## Instructions for the task
An exact reprint of the whole listing is what the answer must contain.

## Records supplied
=== Section Start ===

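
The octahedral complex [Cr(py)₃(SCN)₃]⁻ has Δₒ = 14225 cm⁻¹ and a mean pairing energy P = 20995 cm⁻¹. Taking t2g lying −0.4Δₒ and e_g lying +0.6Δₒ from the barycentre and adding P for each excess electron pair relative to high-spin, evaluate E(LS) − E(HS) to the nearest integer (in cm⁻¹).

Ligand charges: 3×(+0) from py and 3×(-1) from SCN⁻ sum to -3; with overall charge -1, Cr is +2.
Cr is in group 6, so Cr²⁺ is d⁴ (6 − 2 = 4).
High-spin d⁴ fills as t2g^3 e_g^1 with CFSE 3(−0.4) + 1(+0.6) = -0.6Δₒ = -8535 cm⁻¹.
For low-spin the configuration is t2g^4 e_g^0: orbital energy -1.6 × 14225 = -22760 cm⁻¹, and 1 additional pair relative to high-spin adds 20995 cm⁻¹, giving -1765 cm⁻¹.
Thus E(LS) − E(HS) = 6770 cm⁻¹.

6770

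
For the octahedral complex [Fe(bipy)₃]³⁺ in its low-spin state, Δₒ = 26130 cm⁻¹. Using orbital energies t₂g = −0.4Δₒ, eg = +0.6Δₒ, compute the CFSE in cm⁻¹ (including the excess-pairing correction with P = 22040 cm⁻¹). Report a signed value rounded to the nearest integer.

bipy is neutral, so the +3 overall charge sits on Fe: oxidation state +3.
Fe sits in group 8; removing 3 electrons leaves Fe³⁺ with 8 − 3 = 5 d electrons.
Electron filling gives t₂g⁵ eg⁰.
Orbital CFSE = 5(-0.4) + 0(0.6) = -2.0Δₒ = -2.0 × 26130 = -52260 cm⁻¹.
Relative to high-spin t₂g³ eg² (0 paired), the low-spin configuration has 2 additional pairs, contributing +2 × 22040 = +44080 cm⁻¹.
Overall CFSE = -52260 + 44080 = -8180 cm⁻¹.

-8180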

=== Section End ===

## Task output
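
The octahedral complex [Cr(py)₃(SCN)₃]⁻ has Δₒ = 14225 cm⁻¹ and a mean pairing energy P = 20995 cm⁻¹. Taking t2g lying −0.4Δₒ and e_g lying +0.6Δₒ from the barycentre and adding P for each excess electron pair relative to high-spin, evaluate E(LS) − E(HS) to the nearest integer (in cm⁻¹).

Ligand charges: 3×(+0) from py and 3×(-1) from SCN⁻ sum to -3; with overall charge -1, Cr is +2.
Cr is in group 6, so Cr²⁺ is d⁴ (6 − 2 = 4).
High-spin d⁴ fills as t2g^3 e_g^1 with CFSE 3(−0.4) + 1(+0.6) = -0.6Δₒ = -8535 cm⁻¹.
For low-spin the configuration is t2g^4 e_g^0: orbital energy -1.6 × 14225 = -22760 cm⁻¹, and 1 additional pair relative to high-spin adds 20995 cm⁻¹, giving -1765 cm⁻¹.
Thus E(LS) − E(HS) = 6770 cm⁻¹.

6770

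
For the octahedral complex [Fe(bipy)₃]³⁺ in its low-spin state, Δₒ = 26130 cm⁻¹. Using orbital energies t₂g = −0.4Δₒ, eg = +0.6Δₒ, compute the CFSE in cm⁻¹ (including the excess-pairing correction with P = 22040 cm⁻¹). Report a signed value rounded to the nearest integer.

bipy is neutral, so the +3 overall charge sits on Fe: oxidation state +3.
Fe sits in group 8; removing 3 electrons leaves Fe³⁺ with 8 − 3 = 5 d electrons.
Electron filling gives t₂g⁵ eg⁰.
Orbital CFSE = 5(-0.4) + 0(0.6) = -2.0Δₒ = -2.0 × 26130 = -52260 cm⁻¹.
Relative to high-spin t₂g³ eg² (0 paired), the low-spin configuration has 2 additional pairs, contributing +2 × 22040 = +44080 cm⁻¹.
Overall CFSE = -52260 + 44080 = -8180 cm⁻¹.

-8180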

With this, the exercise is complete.